Problem to work on:
Look below for the line that has "Execution starts at s0.". Set down the lines from there through the line that has "Initial state: Off.", exactly as written.
= Beginning of Section =
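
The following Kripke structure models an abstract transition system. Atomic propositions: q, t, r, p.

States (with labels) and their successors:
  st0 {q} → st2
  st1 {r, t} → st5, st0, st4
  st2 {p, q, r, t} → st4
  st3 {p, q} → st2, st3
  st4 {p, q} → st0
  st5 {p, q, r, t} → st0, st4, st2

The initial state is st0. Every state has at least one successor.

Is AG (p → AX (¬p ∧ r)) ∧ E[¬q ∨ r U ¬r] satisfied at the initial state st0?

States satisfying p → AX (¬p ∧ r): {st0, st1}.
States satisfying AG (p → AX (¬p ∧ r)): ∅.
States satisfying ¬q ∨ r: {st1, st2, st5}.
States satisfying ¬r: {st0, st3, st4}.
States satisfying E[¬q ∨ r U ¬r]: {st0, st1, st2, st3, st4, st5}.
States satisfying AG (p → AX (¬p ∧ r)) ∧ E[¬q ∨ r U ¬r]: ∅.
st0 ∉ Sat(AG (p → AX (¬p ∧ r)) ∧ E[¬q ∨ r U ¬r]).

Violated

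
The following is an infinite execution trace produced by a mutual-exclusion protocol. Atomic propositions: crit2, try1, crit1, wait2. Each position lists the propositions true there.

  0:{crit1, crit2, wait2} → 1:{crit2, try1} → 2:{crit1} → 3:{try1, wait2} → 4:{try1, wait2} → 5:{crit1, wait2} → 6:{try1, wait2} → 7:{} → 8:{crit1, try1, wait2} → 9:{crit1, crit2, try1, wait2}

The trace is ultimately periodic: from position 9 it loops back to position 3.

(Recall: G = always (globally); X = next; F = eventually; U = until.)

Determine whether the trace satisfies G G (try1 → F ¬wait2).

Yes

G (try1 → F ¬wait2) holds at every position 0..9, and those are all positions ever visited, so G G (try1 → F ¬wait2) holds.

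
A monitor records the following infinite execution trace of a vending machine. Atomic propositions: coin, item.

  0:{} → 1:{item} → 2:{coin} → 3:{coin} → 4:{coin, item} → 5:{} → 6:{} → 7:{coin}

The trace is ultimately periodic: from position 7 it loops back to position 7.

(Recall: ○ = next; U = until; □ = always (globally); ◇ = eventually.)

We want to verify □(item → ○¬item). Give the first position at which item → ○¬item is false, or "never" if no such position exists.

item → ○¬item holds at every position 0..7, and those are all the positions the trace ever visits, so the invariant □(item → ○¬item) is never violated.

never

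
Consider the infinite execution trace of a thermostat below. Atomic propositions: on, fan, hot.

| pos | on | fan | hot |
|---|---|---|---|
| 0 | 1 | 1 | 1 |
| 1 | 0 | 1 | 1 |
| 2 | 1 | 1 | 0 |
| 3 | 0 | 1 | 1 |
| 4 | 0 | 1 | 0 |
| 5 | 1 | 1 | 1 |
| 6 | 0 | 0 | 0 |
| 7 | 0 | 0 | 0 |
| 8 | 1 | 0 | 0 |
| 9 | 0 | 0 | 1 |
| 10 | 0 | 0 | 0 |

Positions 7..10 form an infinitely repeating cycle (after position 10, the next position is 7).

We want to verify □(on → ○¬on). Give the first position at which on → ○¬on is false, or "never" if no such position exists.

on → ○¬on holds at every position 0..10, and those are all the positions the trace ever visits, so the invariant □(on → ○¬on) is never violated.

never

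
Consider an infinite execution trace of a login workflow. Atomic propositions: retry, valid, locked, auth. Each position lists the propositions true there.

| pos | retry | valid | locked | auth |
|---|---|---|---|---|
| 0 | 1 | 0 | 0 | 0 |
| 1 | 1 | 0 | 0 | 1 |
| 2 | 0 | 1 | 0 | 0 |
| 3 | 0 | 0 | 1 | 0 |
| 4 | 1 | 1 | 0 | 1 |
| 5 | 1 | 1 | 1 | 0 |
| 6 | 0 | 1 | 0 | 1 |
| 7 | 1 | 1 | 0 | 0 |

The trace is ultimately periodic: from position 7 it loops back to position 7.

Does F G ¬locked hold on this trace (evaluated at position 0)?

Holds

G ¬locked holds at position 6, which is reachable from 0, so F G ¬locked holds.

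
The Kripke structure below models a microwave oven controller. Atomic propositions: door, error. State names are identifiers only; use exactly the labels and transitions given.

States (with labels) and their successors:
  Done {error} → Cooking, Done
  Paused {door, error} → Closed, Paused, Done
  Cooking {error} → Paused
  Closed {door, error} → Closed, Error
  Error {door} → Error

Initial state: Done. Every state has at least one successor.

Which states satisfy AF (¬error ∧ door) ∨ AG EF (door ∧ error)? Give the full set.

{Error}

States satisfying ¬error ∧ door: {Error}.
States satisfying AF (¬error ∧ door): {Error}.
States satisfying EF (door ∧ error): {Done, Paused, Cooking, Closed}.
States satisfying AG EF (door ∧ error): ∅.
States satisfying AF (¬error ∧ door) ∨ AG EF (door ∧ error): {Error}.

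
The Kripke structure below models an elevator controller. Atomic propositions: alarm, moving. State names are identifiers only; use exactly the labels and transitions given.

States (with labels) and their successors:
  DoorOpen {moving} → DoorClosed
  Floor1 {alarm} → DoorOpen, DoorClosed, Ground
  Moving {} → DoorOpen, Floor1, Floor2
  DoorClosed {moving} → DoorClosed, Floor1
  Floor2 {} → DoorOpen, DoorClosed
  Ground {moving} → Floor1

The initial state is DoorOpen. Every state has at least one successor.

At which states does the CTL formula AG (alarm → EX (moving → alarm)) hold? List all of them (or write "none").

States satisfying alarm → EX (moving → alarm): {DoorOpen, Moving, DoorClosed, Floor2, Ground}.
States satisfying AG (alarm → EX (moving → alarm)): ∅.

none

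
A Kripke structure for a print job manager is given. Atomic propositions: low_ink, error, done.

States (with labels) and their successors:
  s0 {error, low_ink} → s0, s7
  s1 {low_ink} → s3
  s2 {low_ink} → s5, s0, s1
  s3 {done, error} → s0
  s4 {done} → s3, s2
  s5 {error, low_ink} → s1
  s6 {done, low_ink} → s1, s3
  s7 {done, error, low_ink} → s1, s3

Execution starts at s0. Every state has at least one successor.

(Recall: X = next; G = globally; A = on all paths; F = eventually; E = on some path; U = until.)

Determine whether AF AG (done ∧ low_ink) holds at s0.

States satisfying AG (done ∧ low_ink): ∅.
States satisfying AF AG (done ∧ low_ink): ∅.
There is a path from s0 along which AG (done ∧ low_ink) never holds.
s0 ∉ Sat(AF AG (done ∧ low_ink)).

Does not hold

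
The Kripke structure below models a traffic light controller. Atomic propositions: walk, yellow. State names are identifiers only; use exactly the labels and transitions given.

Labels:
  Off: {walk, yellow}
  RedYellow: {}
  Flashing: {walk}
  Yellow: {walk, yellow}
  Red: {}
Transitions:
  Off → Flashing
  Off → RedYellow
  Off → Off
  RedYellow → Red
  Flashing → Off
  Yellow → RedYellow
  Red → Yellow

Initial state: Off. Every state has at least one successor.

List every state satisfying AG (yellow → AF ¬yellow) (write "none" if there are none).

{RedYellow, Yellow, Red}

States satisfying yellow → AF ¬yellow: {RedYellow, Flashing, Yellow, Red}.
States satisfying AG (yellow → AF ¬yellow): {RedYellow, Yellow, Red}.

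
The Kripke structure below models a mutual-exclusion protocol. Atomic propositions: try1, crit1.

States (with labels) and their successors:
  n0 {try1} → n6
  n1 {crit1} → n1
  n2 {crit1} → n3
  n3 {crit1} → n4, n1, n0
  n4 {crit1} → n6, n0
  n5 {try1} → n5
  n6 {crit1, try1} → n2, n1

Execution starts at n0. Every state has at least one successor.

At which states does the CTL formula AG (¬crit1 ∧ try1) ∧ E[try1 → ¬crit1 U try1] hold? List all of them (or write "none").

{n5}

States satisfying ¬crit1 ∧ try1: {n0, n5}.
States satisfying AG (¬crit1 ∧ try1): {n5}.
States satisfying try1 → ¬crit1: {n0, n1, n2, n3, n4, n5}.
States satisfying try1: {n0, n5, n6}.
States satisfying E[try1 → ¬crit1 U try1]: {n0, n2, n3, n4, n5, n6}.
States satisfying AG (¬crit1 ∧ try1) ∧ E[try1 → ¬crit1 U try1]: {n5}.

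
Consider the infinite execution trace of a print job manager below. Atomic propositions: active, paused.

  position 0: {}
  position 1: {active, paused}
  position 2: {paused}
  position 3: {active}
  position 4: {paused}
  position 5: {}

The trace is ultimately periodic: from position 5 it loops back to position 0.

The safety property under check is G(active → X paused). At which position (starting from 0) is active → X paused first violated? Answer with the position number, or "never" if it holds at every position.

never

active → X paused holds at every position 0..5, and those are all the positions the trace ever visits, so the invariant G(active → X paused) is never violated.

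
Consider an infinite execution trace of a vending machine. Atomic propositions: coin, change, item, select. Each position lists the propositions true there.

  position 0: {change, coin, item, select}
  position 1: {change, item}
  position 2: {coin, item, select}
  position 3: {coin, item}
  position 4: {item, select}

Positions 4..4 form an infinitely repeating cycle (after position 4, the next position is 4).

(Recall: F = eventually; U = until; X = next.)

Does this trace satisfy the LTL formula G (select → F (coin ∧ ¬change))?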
= End of Section =
Task solution:
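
Execution starts at s0. Every state has at least one successor.

(Recall: X = next; G = globally; A = on all paths; F = eventually; E = on some path; U = until.)

Determine whether AF AG (done ∧ low_ink) holds at s0.

States satisfying AG (done ∧ low_ink): ∅.
States satisfying AF AG (done ∧ low_ink): ∅.
There is a path from s0 along which AG (done ∧ low_ink) never holds.
s0 ∉ Sat(AF AG (done ∧ low_ink)).

Does not hold

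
The Kripke structure below models a traffic light controller. Atomic propositions: walk, yellow. State names are identifiers only; use exactly the labels and transitions given.

Labels:
  Off: {walk, yellow}
  RedYellow: {}
  Flashing: {walk}
  Yellow: {walk, yellow}
  Red: {}
Transitions:
  Off → Flashing
  Off → RedYellow
  Off → Off
  RedYellow → Red
  Flashing → Off
  Yellow → RedYellow
  Red → Yellow

Initial state: Off. Every state has at least one successor.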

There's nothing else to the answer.